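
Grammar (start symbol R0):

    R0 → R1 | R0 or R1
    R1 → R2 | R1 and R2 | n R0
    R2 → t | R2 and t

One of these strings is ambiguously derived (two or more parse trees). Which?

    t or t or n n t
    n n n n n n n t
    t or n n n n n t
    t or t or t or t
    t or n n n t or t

t or t or n n t: 1 tree
n n n n n n n t: 1 tree
t or n n n n n t: 1 tree
t or t or t or t: 1 tree
t or n n n t or t: 4 trees

t or n n n t or t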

• • • • • • •

◆ **TASK OBJECTIVE**
Make sure that every entry above is copied out exactly as it stands.

◆ **REPLY TO THE TASK**
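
Grammar (start symbol R0):

    R0 → R1 | R0 or R1
    R1 → R2 | R1 and R2 | n R0
    R2 → t | R2 and t

One of these strings is ambiguously derived (two or more parse trees). Which?

    t or t or n n t
    n n n n n n n t
    t or n n n n n t
    t or t or t or t
    t or n n n t or t

t or t or n n t: 1 tree
n n n n n n n t: 1 tree
t or n n n n n t: 1 tree
t or t or t or t: 1 tree
t or n n n t or t: 4 trees

t or n n n t or t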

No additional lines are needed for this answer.